Your task: Write out the lines starting at the one that holds "Count the east/north" and ending with the final line of the data, exactly and with no others.

⟨

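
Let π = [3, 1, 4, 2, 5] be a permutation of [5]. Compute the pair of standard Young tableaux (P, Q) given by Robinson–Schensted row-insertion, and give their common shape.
P = [1, 2, 5] / [3, 4];  Q = [1, 3, 5] / [2, 4];  common shape = (3, 2)

Row-insert the values π_1, π_2, … into P one at a time, bumping the leftmost entry strictly greater than the inserted value down to the next row. The recording tableau Q records, in position (i, j), the step at which that cell was added to P.
  Insert 3 (step 1): P = [3];  Q = [1]
  Insert 1 (step 2): P = [1] / [3];  Q = [1] / [2]
  Insert 4 (step 3): P = [1, 4] / [3];  Q = [1, 3] / [2]
  Insert 2 (step 4): P = [1, 2] / [3, 4];  Q = [1, 3] / [2, 4]
  Insert 5 (step 5): P = [1, 2, 5] / [3, 4];  Q = [1, 3, 5] / [2, 4]
Final shape: (3, 2).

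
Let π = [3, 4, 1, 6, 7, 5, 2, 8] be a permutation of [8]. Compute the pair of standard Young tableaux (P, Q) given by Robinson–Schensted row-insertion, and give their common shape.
P = [1, 2, 5, 7, 8] / [3, 4] / [6];  Q = [1, 2, 4, 5, 8] / [3, 6] / [7];  common shape = (5, 2, 1)

Row-insert the values π_1, π_2, … into P one at a time, bumping the leftmost entry strictly greater than the inserted value down to the next row. The recording tableau Q records, in position (i, j), the step at which that cell was added to P.
  Insert 3 (step 1): P = [3];  Q = [1]
  Insert 4 (step 2): P = [3, 4];  Q = [1, 2]
  Insert 1 (step 3): P = [1, 4] / [3];  Q = [1, 2] / [3]
  Insert 6 (step 4): P = [1, 4, 6] / [3];  Q = [1, 2, 4] / [3]
  Insert 7 (step 5): P = [1, 4, 6, 7] / [3];  Q = [1, 2, 4, 5] / [3]
  Insert 5 (step 6): P = [1, 4, 5, 7] / [3, 6];  Q = [1, 2, 4, 5] / [3, 6]
  Insert 2 (step 7): P = [1, 2, 5, 7] / [3, 4] / [6];  Q = [1, 2, 4, 5] / [3, 6] / [7]
  Insert 8 (step 8): P = [1, 2, 5, 7, 8] / [3, 4] / [6];  Q = [1, 2, 4, 5, 8] / [3, 6] / [7]
Final shape: (5, 2, 1).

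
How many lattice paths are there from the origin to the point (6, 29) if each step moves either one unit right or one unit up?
Number of paths = 1623160

A monotone lattice path from (0, 0) to (6, 29) consists of 6 east steps and 29 north steps in some order, so it is determined by which 6 of the 35 steps are east. The count is C(35, 6) = 1623160.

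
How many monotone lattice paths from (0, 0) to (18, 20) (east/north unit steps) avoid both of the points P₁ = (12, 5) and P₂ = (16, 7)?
Number of paths = 33226219593

Inclusion–exclusion. Total paths: C(38, 18) = 33578000610. Through P₁: C(17, 12)·C(21, 6) = 335785632. Through P₂: C(23, 16)·C(15, 2) = 25741485. Since P₁ is strictly southwest of P₂, a monotone path through both must visit P₁ then P₂; paths through both = C(17, 12)·C(6, 4)·C(15, 2) = 9746100. Avoid both = 33578000610 − 335785632 − 25741485 + 9746100 = 33226219593.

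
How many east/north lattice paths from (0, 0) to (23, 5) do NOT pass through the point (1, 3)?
Number of paths = 97176

Total paths from (0, 0) to (23, 5): C(28, 23) = 98280. Paths through (1, 3): (paths (0, 0) → (1, 3)) × (paths (1, 3) → (23, 5)) = C(4, 1) · C(24, 22) = 4 · 276 = 1104. Avoidance count = 98280 − 1104 = 97176.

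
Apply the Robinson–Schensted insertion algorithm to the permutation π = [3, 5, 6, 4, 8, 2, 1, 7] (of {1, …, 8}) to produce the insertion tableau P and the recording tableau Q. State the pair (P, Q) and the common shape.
P = [1, 4, 6, 7] / [2, 8] / [3] / [5];  Q = [1, 2, 3, 5] / [4, 8] / [6] / [7];  common shape = (4, 2, 1, 1)

Row-insert the values π_1, π_2, … into P one at a time, bumping the leftmost entry strictly greater than the inserted value down to the next row. The recording tableau Q records, in position (i, j), the step at which that cell was added to P.
  Insert 3 (step 1): P = [3];  Q = [1]
  Insert 5 (step 2): P = [3, 5];  Q = [1, 2]
  Insert 6 (step 3): P = [3, 5, 6];  Q = [1, 2, 3]
  Insert 4 (step 4): P = [3, 4, 6] / [5];  Q = [1, 2, 3] / [4]
  Insert 8 (step 5): P = [3, 4, 6, 8] / [5];  Q = [1, 2, 3, 5] / [4]
  Insert 2 (step 6): P = [2, 4, 6, 8] / [3] / [5];  Q = [1, 2, 3, 5] / [4] / [6]
  Insert 1 (step 7): P = [1, 4, 6, 8] / [2] / [3] / [5];  Q = [1, 2, 3, 5] / [4] / [6] / [7]
  Insert 7 (step 8): P = [1, 4, 6, 7] / [2, 8] / [3] / [5];  Q = [1, 2, 3, 5] / [4, 8] / [6] / [7]
Final shape: (4, 2, 1, 1).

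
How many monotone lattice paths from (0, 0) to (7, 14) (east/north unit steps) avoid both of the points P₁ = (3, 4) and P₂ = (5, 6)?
Number of paths = 69905

Inclusion–exclusion. Total paths: C(21, 7) = 116280. Through P₁: C(7, 3)·C(14, 4) = 35035. Through P₂: C(11, 5)·C(10, 2) = 20790. Since P₁ is strictly southwest of P₂, a monotone path through both must visit P₁ then P₂; paths through both = C(7, 3)·C(4, 2)·C(10, 2) = 9450. Avoid both = 116280 − 35035 − 20790 + 9450 = 69905.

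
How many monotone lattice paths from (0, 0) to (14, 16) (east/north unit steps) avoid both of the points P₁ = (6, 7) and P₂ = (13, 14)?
Number of paths = 61199751

Inclusion–exclusion. Total paths: C(30, 14) = 145422675. Through P₁: C(13, 6)·C(17, 8) = 41715960. Through P₂: C(27, 13)·C(3, 1) = 60174900. Since P₁ is strictly southwest of P₂, a monotone path through both must visit P₁ then P₂; paths through both = C(13, 6)·C(14, 7)·C(3, 1) = 17667936. Avoid both = 145422675 − 41715960 − 60174900 + 17667936 = 61199751.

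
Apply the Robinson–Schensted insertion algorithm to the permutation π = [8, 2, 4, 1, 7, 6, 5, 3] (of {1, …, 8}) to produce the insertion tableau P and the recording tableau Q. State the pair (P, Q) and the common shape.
P = [1, 3, 5] / [2, 4] / [6] / [7] / [8];  Q = [1, 3, 5] / [2, 6] / [4] / [7] / [8];  common shape = (3, 2, 1, 1, 1)

Row-insert the values π_1, π_2, … into P one at a time, bumping the leftmost entry strictly greater than the inserted value down to the next row. The recording tableau Q records, in position (i, j), the step at which that cell was added to P.
  Insert 8 (step 1): P = [8];  Q = [1]
  Insert 2 (step 2): P = [2] / [8];  Q = [1] / [2]
  Insert 4 (step 3): P = [2, 4] / [8];  Q = [1, 3] / [2]
  Insert 1 (step 4): P = [1, 4] / [2] / [8];  Q = [1, 3] / [2] / [4]
  Insert 7 (step 5): P = [1, 4, 7] / [2] / [8];  Q = [1, 3, 5] / [2] / [4]
  Insert 6 (step 6): P = [1, 4, 6] / [2, 7] / [8];  Q = [1, 3, 5] / [2, 6] / [4]
  Insert 5 (step 7): P = [1, 4, 5] / [2, 6] / [7] / [8];  Q = [1, 3, 5] / [2, 6] / [4] / [7]
  Insert 3 (step 8): P = [1, 3, 5] / [2, 4] / [6] / [7] / [8];  Q = [1, 3, 5] / [2, 6] / [4] / [7] / [8]
Final shape: (3, 2, 1, 1, 1).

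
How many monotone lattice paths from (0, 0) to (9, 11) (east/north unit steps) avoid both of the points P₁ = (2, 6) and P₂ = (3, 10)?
Number of paths = 144762

Inclusion–exclusion. Total paths: C(20, 9) = 167960. Through P₁: C(8, 2)·C(12, 7) = 22176. Through P₂: C(13, 3)·C(7, 6) = 2002. Since P₁ is strictly southwest of P₂, a monotone path through both must visit P₁ then P₂; paths through both = C(8, 2)·C(5, 1)·C(7, 6) = 980. Avoid both = 167960 − 22176 − 2002 + 980 = 144762.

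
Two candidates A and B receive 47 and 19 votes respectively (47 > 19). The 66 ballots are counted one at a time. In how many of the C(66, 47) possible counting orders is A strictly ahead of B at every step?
Strict-lead orderings = 7340507950339200

Total orderings of the 66 votes with 47 for A: C(66, 47) = 17302625882942400. By the Bertrand ballot formula (Cycle Lemma / reflection principle), the number of orderings in which A is strictly ahead of B throughout is (p − q)/(p + q) · C(p + q, p) = (47 − 19)/(47 + 19) · 17302625882942400 = 7340507950339200.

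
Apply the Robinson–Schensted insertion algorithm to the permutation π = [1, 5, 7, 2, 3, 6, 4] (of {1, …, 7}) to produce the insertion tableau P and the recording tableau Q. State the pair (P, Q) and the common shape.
P = [1, 2, 3, 4] / [5, 6] / [7];  Q = [1, 2, 3, 6] / [4, 5] / [7];  common shape = (4, 2, 1)

Row-insert the values π_1, π_2, … into P one at a time, bumping the leftmost entry strictly greater than the inserted value down to the next row. The recording tableau Q records, in position (i, j), the step at which that cell was added to P.
  Insert 1 (step 1): P = [1];  Q = [1]
  Insert 5 (step 2): P = [1, 5];  Q = [1, 2]
  Insert 7 (step 3): P = [1, 5, 7];  Q = [1, 2, 3]
  Insert 2 (step 4): P = [1, 2, 7] / [5];  Q = [1, 2, 3] / [4]
  Insert 3 (step 5): P = [1, 2, 3] / [5, 7];  Q = [1, 2, 3] / [4, 5]
  Insert 6 (step 6): P = [1, 2, 3, 6] / [5, 7];  Q = [1, 2, 3, 6] / [4, 5]
  Insert 4 (step 7): P = [1, 2, 3, 4] / [5, 6] / [7];  Q = [1, 2, 3, 6] / [4, 5] / [7]
Final shape: (4, 2, 1).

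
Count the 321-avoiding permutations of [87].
C_87 = 16435314834665426797069144960762886143367590394940

These 321-avoiding permutations are counted by the Catalan number C_n = (1/(n + 1)) · C(2n, n). For n = 87: C_87 = (1/88) · C(174, 87) = 1446307705450557558142084756547133980616347954754720/88 = 16435314834665426797069144960762886143367590394940.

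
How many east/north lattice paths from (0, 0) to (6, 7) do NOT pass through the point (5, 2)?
Number of paths = 1590

Total paths from (0, 0) to (6, 7): C(13, 6) = 1716. Paths through (5, 2): (paths (0, 0) → (5, 2)) × (paths (5, 2) → (6, 7)) = C(7, 5) · C(6, 1) = 21 · 6 = 126. Avoidance count = 1716 − 126 = 1590.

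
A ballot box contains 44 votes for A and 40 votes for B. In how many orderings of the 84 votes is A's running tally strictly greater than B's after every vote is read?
Strict-lead orderings = 72764619381276463742220

Total orderings of the 84 votes with 44 for A: C(84, 44) = 1528057007006805738586620. By the Bertrand ballot formula (Cycle Lemma / reflection principle), the number of orderings in which A is strictly ahead of B throughout is (p − q)/(p + q) · C(p + q, p) = (44 − 40)/(44 + 40) · 1528057007006805738586620 = 72764619381276463742220.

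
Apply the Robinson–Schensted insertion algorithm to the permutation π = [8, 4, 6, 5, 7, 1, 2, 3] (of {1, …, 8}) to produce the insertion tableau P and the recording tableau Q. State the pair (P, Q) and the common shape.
P = [1, 2, 3] / [4, 5, 7] / [6] / [8];  Q = [1, 3, 5] / [2, 7, 8] / [4] / [6];  common shape = (3, 3, 1, 1)

Row-insert the values π_1, π_2, … into P one at a time, bumping the leftmost entry strictly greater than the inserted value down to the next row. The recording tableau Q records, in position (i, j), the step at which that cell was added to P.
  Insert 8 (step 1): P = [8];  Q = [1]
  Insert 4 (step 2): P = [4] / [8];  Q = [1] / [2]
  Insert 6 (step 3): P = [4, 6] / [8];  Q = [1, 3] / [2]
  Insert 5 (step 4): P = [4, 5] / [6] / [8];  Q = [1, 3] / [2] / [4]
  Insert 7 (step 5): P = [4, 5, 7] / [6] / [8];  Q = [1, 3, 5] / [2] / [4]
  Insert 1 (step 6): P = [1, 5, 7] / [4] / [6] / [8];  Q = [1, 3, 5] / [2] / [4] / [6]
  Insert 2 (step 7): P = [1, 2, 7] / [4, 5] / [6] / [8];  Q = [1, 3, 5] / [2, 7] / [4] / [6]
  Insert 3 (step 8): P = [1, 2, 3] / [4, 5, 7] / [6] / [8];  Q = [1, 3, 5] / [2, 7, 8] / [4] / [6]
Final shape: (3, 3, 1, 1).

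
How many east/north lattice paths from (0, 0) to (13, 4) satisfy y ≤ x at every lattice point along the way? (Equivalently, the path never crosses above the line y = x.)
Number of paths = 1700

By the reflection principle (André's argument), the number of monotone paths to (13, 4) with n ≤ m that never go above y = x is C(17, 13) − C(17, 14) = 2380 − 680 = 1700.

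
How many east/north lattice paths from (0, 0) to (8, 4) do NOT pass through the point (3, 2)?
Number of paths = 285

Total paths from (0, 0) to (8, 4): C(12, 8) = 495. Paths through (3, 2): (paths (0, 0) → (3, 2)) × (paths (3, 2) → (8, 4)) = C(5, 3) · C(7, 5) = 10 · 21 = 210. Avoidance count = 495 − 210 = 285.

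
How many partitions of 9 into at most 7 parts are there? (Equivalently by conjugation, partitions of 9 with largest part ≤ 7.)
p(9, parts ≤ 7) = 28

Partitions of 9 with all parts ≤ 7: 7+2, 7+1+1, 6+3, 6+2+1, 6+1+1+1, 5+4, 5+3+1, 5+2+2, 5+2+1+1, 5+1+1+1+1, 4+4+1, 4+3+2, 4+3+1+1, 4+2+2+1, 4+2+1+1+1, 4+1+1+1+1+1, 3+3+3, 3+3+2+1, 3+3+1+1+1, 3+2+2+2, 3+2+2+1+1, 3+2+1+1+1+1, 3+1+1+1+1+1+1, 2+2+2+2+1, 2+2+2+1+1+1, 2+2+1+1+1+1+1, 2+1+1+1+1+1+1+1, 1+1+1+1+1+1+1+1+1. Count = 28.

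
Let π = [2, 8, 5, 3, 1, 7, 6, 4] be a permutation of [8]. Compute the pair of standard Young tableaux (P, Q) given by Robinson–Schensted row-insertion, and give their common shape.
P = [1, 3, 4] / [2, 6] / [5, 7] / [8];  Q = [1, 2, 6] / [3, 7] / [4, 8] / [5];  common shape = (3, 2, 2, 1)

Row-insert the values π_1, π_2, … into P one at a time, bumping the leftmost entry strictly greater than the inserted value down to the next row. The recording tableau Q records, in position (i, j), the step at which that cell was added to P.
  Insert 2 (step 1): P = [2];  Q = [1]
  Insert 8 (step 2): P = [2, 8];  Q = [1, 2]
  Insert 5 (step 3): P = [2, 5] / [8];  Q = [1, 2] / [3]
  Insert 3 (step 4): P = [2, 3] / [5] / [8];  Q = [1, 2] / [3] / [4]
  Insert 1 (step 5): P = [1, 3] / [2] / [5] / [8];  Q = [1, 2] / [3] / [4] / [5]
  Insert 7 (step 6): P = [1, 3, 7] / [2] / [5] / [8];  Q = [1, 2, 6] / [3] / [4] / [5]
  Insert 6 (step 7): P = [1, 3, 6] / [2, 7] / [5] / [8];  Q = [1, 2, 6] / [3, 7] / [4] / [5]
  Insert 4 (step 8): P = [1, 3, 4] / [2, 6] / [5, 7] / [8];  Q = [1, 2, 6] / [3, 7] / [4, 8] / [5]
Final shape: (3, 2, 2, 1).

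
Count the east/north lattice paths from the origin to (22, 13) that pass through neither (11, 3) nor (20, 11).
Number of paths = 893008326

Inclusion–exclusion. Total paths: C(35, 22) = 1476337800. Through P₁: C(14, 11)·C(21, 11) = 128388624. Through P₂: C(31, 20)·C(4, 2) = 508033890. Since P₁ is strictly southwest of P₂, a monotone path through both must visit P₁ then P₂; paths through both = C(14, 11)·C(17, 9)·C(4, 2) = 53093040. Avoid both = 1476337800 − 128388624 − 508033890 + 53093040 = 893008326.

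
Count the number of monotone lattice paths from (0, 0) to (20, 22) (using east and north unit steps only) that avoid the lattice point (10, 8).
Number of paths = 427970967372

Total paths from (0, 0) to (20, 22): C(42, 20) = 513791607420. Paths through (10, 8): (paths (0, 0) → (10, 8)) × (paths (10, 8) → (20, 22)) = C(18, 10) · C(24, 10) = 43758 · 1961256 = 85820640048. Avoidance count = 513791607420 − 85820640048 = 427970967372.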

⟩

Expected output:
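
Count the east/north lattice paths from the origin to (22, 13) that pass through neither (11, 3) nor (20, 11).
Number of paths = 893008326

Inclusion–exclusion. Total paths: C(35, 22) = 1476337800. Through P₁: C(14, 11)·C(21, 11) = 128388624. Through P₂: C(31, 20)·C(4, 2) = 508033890. Since P₁ is strictly southwest of P₂, a monotone path through both must visit P₁ then P₂; paths through both = C(14, 11)·C(17, 9)·C(4, 2) = 53093040. Avoid both = 1476337800 − 128388624 − 508033890 + 53093040 = 893008326.

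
Count the number of monotone lattice paths from (0, 0) to (20, 22) (using east and north unit steps only) that avoid the lattice point (10, 8).
Number of paths = 427970967372

Total paths from (0, 0) to (20, 22): C(42, 20) = 513791607420. Paths through (10, 8): (paths (0, 0) → (10, 8)) × (paths (10, 8) → (20, 22)) = C(18, 10) · C(24, 10) = 43758 · 1961256 = 85820640048. Avoidance count = 513791607420 − 85820640048 = 427970967372.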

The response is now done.